Content starts

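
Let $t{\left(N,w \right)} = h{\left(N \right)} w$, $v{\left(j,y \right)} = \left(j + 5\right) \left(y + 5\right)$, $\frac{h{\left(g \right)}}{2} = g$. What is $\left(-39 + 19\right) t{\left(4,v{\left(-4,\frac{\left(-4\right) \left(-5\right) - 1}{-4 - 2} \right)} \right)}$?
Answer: $- \frac{880}{3} \approx -293.33$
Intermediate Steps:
$h{\left(g \right)} = 2 g$
$v{\left(j,y \right)} = \left(5 + j\right) \left(5 + y\right)$
$t{\left(N,w \right)} = 2 N w$
$\left(-39 + 19\right) t{\left(4,v{\left(-4,\frac{\left(-4\right) \left(-5\right) - 1}{-4 - 2} \right)} \right)} = \left(-39 + 19\right) 2 \cdot 4 \left(25 + 5 \left(-4\right) + 5 \frac{\left(-4\right) \left(-5\right) - 1}{-4 - 2} - 4 \frac{\left(-4\right) \left(-5\right) - 1}{-4 - 2}\right) = - 20 \cdot 2 \cdot 4 \left(25 - 20 + 5 \frac{20 - 1}{-6} - 4 \frac{20 - 1}{-6}\right) = - 20 \cdot 2 \cdot 4 \left(25 - 20 + 5 \cdot 19 \left(- \frac{1}{6}\right) - 4 \cdot 19 \left(- \frac{1}{6}\right)\right) = - 20 \cdot 2 \cdot 4 \left(25 - 20 + 5 \left(- \frac{19}{6}\right) - - \frac{38}{3}\right) = - 20 \cdot 2 \cdot 4 \left(25 - 20 - \frac{95}{6} + \frac{38}{3}\right) = - 20 \cdot 2 \cdot 4 \cdot \frac{11}{6} = \left(-20\right) \frac{44}{3} = - \frac{880}{3}$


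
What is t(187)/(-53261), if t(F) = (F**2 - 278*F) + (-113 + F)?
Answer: 16943/53261 ≈ 0.31811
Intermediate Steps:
t(F) = -113 + F**2 - 277*F
t(187)/(-53261) = (-113 + 187**2 - 277*187)/(-53261) = (-113 + 34969 - 51799)*(-1/53261) = -16943*(-1/53261) = 16943/53261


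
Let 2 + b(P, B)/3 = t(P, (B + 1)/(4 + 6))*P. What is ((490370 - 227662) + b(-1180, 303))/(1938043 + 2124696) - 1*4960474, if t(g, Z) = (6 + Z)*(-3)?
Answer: -20153110529016/4062739 ≈ -4.9605e+6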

Content ends

▸ **How to complete this task**:
Output the records above, each one exactly, with none left out.

▸ **Written response**:
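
Let $t{\left(N,w \right)} = h{\left(N \right)} w$, $v{\left(j,y \right)} = \left(j + 5\right) \left(y + 5\right)$, $\frac{h{\left(g \right)}}{2} = g$. What is $\left(-39 + 19\right) t{\left(4,v{\left(-4,\frac{\left(-4\right) \left(-5\right) - 1}{-4 - 2} \right)} \right)}$?
Answer: $- \frac{880}{3} \approx -293.33$
Intermediate Steps:
$h{\left(g \right)} = 2 g$
$v{\left(j,y \right)} = \left(5 + j\right) \left(5 + y\right)$
$t{\left(N,w \right)} = 2 N w$
$\left(-39 + 19\right) t{\left(4,v{\left(-4,\frac{\left(-4\right) \left(-5\right) - 1}{-4 - 2} \right)} \right)} = \left(-39 + 19\right) 2 \cdot 4 \left(25 + 5 \left(-4\right) + 5 \frac{\left(-4\right) \left(-5\right) - 1}{-4 - 2} - 4 \frac{\left(-4\right) \left(-5\right) - 1}{-4 - 2}\right) = - 20 \cdot 2 \cdot 4 \left(25 - 20 + 5 \frac{20 - 1}{-6} - 4 \frac{20 - 1}{-6}\right) = - 20 \cdot 2 \cdot 4 \left(25 - 20 + 5 \cdot 19 \left(- \frac{1}{6}\right) - 4 \cdot 19 \left(- \frac{1}{6}\right)\right) = - 20 \cdot 2 \cdot 4 \left(25 - 20 + 5 \left(- \frac{19}{6}\right) - - \frac{38}{3}\right) = - 20 \cdot 2 \cdot 4 \left(25 - 20 - \frac{95}{6} + \frac{38}{3}\right) = - 20 \cdot 2 \cdot 4 \cdot \frac{11}{6} = \left(-20\right) \frac{44}{3} = - \frac{880}{3}$


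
What is t(187)/(-53261), if t(F) = (F**2 - 278*F) + (-113 + F)?
Answer: 16943/53261 ≈ 0.31811
Intermediate Steps:
t(F) = -113 + F**2 - 277*F
t(187)/(-53261) = (-113 + 187**2 - 277*187)/(-53261) = (-113 + 34969 - 51799)*(-1/53261) = -16943*(-1/53261) = 16943/53261


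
Let 2 + b(P, B)/3 = t(P, (B + 1)/(4 + 6))*P. What is ((490370 - 227662) + b(-1180, 303))/(1938043 + 2124696) - 1*4960474, if t(g, Z) = (6 + Z)*(-3)?
Answer: -20153110529016/4062739 ≈ -4.9605e+6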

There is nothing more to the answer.